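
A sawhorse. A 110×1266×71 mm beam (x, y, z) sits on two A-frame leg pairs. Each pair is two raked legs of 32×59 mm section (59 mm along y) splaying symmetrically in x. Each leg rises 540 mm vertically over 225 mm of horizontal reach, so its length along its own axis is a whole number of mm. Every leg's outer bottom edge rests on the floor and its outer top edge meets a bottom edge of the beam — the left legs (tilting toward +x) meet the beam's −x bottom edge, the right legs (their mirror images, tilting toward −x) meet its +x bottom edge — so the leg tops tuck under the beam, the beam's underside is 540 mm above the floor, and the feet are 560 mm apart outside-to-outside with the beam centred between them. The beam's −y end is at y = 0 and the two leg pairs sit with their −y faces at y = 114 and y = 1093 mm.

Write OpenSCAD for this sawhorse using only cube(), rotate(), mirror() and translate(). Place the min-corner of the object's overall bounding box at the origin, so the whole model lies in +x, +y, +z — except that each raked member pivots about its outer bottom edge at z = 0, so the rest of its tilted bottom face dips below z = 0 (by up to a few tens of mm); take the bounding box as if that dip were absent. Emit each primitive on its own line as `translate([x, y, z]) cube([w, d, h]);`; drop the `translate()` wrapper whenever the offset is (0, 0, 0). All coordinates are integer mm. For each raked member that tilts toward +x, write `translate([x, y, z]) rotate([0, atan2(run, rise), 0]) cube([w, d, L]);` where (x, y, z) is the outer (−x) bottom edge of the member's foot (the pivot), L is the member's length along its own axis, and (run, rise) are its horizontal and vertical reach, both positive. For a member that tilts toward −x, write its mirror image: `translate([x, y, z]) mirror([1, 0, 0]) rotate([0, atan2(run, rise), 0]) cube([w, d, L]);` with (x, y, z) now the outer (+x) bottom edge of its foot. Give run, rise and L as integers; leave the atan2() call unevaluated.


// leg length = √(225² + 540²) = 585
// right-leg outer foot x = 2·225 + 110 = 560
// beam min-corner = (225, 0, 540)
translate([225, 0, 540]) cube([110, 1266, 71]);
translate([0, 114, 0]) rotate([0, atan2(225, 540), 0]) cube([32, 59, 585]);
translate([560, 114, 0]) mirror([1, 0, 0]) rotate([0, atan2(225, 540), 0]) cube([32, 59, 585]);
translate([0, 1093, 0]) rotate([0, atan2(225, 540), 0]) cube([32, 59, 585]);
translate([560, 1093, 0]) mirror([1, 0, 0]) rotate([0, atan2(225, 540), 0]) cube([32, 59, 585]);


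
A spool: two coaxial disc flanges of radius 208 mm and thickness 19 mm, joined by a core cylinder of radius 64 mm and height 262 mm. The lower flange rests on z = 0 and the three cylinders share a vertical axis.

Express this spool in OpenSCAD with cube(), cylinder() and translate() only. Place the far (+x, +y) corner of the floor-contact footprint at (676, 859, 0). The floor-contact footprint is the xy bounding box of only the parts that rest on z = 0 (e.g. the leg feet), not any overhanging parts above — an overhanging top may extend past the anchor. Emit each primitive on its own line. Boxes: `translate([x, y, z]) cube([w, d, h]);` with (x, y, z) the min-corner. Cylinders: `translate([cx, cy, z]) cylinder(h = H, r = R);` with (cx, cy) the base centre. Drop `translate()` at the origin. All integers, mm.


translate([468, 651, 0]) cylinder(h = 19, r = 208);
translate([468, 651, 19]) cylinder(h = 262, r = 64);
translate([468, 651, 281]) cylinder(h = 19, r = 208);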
● ● ●
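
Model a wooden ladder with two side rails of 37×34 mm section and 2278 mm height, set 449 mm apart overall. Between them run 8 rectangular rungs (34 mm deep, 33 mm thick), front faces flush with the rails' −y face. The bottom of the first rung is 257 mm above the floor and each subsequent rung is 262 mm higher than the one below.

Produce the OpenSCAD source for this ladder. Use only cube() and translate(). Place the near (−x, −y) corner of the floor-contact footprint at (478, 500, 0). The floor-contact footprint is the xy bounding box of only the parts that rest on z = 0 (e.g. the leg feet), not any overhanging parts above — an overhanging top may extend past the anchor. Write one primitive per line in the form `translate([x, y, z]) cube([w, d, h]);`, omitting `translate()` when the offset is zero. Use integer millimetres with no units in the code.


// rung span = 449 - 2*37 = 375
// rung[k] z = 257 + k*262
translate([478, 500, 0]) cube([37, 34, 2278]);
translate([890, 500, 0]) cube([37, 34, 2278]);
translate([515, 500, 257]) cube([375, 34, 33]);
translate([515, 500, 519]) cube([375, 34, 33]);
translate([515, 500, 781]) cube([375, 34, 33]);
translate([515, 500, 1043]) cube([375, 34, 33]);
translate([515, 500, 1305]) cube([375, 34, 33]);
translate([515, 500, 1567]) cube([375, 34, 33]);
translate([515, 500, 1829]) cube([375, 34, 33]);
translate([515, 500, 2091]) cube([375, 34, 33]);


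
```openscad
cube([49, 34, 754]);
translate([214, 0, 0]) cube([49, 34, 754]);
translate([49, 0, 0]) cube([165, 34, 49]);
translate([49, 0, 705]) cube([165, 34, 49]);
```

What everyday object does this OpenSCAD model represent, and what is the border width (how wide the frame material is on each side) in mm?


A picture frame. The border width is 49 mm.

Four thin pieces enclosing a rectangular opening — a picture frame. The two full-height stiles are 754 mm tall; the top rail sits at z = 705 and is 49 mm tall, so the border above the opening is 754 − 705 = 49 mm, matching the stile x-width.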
● ● ●
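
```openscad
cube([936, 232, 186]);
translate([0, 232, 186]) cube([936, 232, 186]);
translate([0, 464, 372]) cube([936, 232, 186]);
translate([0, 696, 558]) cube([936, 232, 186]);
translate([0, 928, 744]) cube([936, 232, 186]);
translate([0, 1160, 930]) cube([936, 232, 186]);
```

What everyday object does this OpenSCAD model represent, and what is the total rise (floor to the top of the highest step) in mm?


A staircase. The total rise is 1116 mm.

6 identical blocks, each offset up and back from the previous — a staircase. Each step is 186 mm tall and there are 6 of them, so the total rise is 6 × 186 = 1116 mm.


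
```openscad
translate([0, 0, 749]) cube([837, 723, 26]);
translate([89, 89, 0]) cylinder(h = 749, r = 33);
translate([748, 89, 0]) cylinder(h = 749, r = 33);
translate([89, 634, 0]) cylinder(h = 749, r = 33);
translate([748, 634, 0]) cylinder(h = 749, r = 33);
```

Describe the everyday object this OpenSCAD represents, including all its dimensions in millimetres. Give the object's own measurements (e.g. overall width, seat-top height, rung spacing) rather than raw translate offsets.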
● ● ●
Copy every line of the listing that contains the word "section".

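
A sawhorse. A 110×1266×71 mm beam (x, y, z) sits on two A-frame leg pairs. Each pair is two raked legs of 32×59 mm section (59 mm along y) splaying symmetrically in x. Each leg rises 540 mm vertically over 225 mm of horizontal reach, so its length along its own axis is a whole number of mm. Every leg's outer bottom edge rests on the floor and its outer top edge meets a bottom edge of the beam — the left legs (tilting toward +x) meet the beam's −x bottom edge, the right legs (their mirror images, tilting toward −x) meet its +x bottom edge — so the leg tops tuck under the beam, the beam's underside is 540 mm above the floor, and the feet are 560 mm apart outside-to-outside with the beam centred between them. The beam's −y end is at y = 0 and the two leg pairs sit with their −y faces at y = 114 and y = 1093 mm.
Model a wooden ladder with two side rails of 37×34 mm section and 2278 mm height, set 449 mm apart overall. Between them run 8 rectangular rungs (34 mm deep, 33 mm thick), front faces flush with the rails' −y face. The bottom of the first rung is 257 mm above the floor and each subsequent rung is 262 mm higher than the one below.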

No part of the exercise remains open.